**YOUR INSTRUCTIONS**
Among the entries below, find the line with "At the point of discharge into a lowland", then quote it and each following line up to and including the line with "D(t) = [k_d L₀/(k_r−k_d)]", and nothing else.

**PROVIDED DATA**
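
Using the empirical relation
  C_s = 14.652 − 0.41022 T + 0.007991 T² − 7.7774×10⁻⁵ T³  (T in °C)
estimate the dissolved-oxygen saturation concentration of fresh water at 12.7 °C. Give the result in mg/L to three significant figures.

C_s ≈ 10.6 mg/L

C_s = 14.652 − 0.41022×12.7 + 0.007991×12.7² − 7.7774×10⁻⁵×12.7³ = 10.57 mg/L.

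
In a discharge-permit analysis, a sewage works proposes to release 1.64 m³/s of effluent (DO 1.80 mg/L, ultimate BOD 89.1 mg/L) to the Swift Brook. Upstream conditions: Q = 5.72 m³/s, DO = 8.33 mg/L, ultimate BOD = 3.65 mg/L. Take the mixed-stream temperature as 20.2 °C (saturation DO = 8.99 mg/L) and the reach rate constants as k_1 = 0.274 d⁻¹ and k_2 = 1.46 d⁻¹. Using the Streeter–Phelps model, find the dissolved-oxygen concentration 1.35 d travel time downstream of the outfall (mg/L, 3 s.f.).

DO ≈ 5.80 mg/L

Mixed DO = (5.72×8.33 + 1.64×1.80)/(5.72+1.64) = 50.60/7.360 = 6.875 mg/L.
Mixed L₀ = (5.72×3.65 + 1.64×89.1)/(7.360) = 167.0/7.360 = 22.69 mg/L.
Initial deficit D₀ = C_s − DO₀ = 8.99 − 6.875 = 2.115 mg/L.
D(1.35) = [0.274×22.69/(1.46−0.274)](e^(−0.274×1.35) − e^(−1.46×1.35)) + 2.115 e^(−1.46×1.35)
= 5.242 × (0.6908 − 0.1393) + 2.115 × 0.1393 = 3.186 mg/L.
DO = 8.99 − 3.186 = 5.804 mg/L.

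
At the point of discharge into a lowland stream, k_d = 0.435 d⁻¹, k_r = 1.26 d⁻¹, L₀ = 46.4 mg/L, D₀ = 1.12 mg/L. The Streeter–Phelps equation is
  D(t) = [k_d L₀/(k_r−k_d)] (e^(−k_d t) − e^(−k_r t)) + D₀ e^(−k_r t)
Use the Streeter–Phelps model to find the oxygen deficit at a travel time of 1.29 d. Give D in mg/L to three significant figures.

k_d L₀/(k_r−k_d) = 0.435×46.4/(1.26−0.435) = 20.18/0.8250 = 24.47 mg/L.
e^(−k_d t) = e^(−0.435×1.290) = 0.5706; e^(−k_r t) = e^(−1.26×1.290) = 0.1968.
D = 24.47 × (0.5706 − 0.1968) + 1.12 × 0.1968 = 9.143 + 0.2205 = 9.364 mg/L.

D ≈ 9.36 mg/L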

...

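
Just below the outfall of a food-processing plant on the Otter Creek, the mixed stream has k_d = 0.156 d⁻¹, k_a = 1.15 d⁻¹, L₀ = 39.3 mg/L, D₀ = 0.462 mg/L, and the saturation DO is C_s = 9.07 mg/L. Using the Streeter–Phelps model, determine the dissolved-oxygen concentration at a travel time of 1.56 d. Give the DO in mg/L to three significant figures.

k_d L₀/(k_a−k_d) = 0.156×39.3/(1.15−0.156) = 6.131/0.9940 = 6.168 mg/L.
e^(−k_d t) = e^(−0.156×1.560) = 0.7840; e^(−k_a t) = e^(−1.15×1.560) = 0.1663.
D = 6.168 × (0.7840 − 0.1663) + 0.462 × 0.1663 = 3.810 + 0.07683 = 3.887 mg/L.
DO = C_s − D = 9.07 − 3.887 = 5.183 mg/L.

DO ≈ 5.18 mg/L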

---

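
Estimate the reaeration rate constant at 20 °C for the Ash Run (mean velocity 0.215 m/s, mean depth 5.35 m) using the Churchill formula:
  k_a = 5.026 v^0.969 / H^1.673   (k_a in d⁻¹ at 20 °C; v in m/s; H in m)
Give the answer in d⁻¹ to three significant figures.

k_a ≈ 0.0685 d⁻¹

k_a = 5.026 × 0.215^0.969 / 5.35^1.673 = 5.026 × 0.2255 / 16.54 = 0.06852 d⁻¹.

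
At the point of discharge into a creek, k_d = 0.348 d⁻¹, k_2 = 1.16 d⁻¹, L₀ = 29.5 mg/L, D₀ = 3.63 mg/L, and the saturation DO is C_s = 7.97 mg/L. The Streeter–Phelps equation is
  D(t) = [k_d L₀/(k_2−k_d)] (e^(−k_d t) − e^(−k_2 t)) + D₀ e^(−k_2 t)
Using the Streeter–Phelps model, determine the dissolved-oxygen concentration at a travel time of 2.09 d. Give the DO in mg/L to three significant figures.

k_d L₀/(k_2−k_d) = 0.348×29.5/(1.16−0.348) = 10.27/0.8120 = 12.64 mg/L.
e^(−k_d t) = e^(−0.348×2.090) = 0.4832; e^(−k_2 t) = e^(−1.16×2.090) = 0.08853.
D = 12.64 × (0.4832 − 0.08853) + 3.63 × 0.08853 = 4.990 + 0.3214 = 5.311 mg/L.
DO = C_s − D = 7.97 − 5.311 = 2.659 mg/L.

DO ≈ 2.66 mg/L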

**RESULT OF THIS TASK**
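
At the point of discharge into a lowland stream, k_d = 0.435 d⁻¹, k_r = 1.26 d⁻¹, L₀ = 46.4 mg/L, D₀ = 1.12 mg/L. The Streeter–Phelps equation is
  D(t) = [k_d L₀/(k_r−k_d)] (e^(−k_d t) − e^(−k_r t)) + D₀ e^(−k_r t)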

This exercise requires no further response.